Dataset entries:
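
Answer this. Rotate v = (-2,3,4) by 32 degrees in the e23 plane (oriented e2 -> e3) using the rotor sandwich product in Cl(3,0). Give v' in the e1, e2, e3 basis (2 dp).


Rotor R = cos(16deg) - sin(16deg)*e23
Rotation angle theta = 2 * 16 = 32 degrees in the e23 plane (e2 -> e3).
The component perpendicular to the plane (e1) is invariant: v'_1 = v1 = -2.00
cos(32deg) = 0.8480, sin(32deg) = 0.5299
v'_2 = v2*cos(theta) - v3*sin(theta) = 3*0.8480 - 4*0.5299 = 0.42
v'_3 = v2*sin(theta) + v3*cos(theta) = 3*0.5299 + 4*0.8480 = 4.98
v' = -2.00*e1 + 0.42*e2 + 4.98*e3


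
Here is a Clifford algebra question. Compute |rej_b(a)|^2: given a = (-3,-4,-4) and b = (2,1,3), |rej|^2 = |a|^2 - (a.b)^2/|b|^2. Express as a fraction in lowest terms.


|a|^2 = (-3)^2 + (-4)^2 + (-4)^2 = 41
|b|^2 = 2^2 + 1^2 + 3^2 = 14
a . b = (-3)*2 + (-4)*1 + (-4)*3 = -22
(a.b)^2 = (-22)^2 = 484
|rej|^2 = 41 - 484/14
= (574 - 484)/14
= 90/14
In lowest terms: 45/7


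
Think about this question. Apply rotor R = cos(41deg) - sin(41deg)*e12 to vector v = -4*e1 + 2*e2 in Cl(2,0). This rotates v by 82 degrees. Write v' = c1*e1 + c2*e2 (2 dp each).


Rotor R = cos(41deg) - sin(41deg)*e12
Rotation angle theta = 2 * 41 = 82 degrees
v' = R*v*~R rotates v by theta.
cos(82deg) = 0.1392, sin(82deg) = 0.9903
v'_1 = -4*cos(82deg) - 2*sin(82deg)
= -4*0.1392 - 2*0.9903
= -2.54
v'_2 = -4*sin(82deg) + 2*cos(82deg)
= -4*0.9903 + 2*0.1392
= -3.68
v' = -2.54*e1 - 3.68*e2


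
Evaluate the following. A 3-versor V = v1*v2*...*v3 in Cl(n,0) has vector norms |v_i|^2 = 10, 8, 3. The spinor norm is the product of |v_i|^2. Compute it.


Spinor norm N(V) = |v1|^2 * |v2|^2 * ... * |v3|^2
= 10 * 8 * 3
Running product: 10, 80, 240
N(V) = 240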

Exercise goal: Copy, without any change, the run of lines from the one with "Evaluate the following." through the end of the entries above.

Task output:
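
Evaluate the following. A 3-versor V = v1*v2*...*v3 in Cl(n,0) has vector norms |v_i|^2 = 10, 8, 3. The spinor norm is the product of |v_i|^2. Compute it.


Spinor norm N(V) = |v1|^2 * |v2|^2 * ... * |v3|^2
= 10 * 8 * 3
Running product: 10, 80, 240
N(V) = 240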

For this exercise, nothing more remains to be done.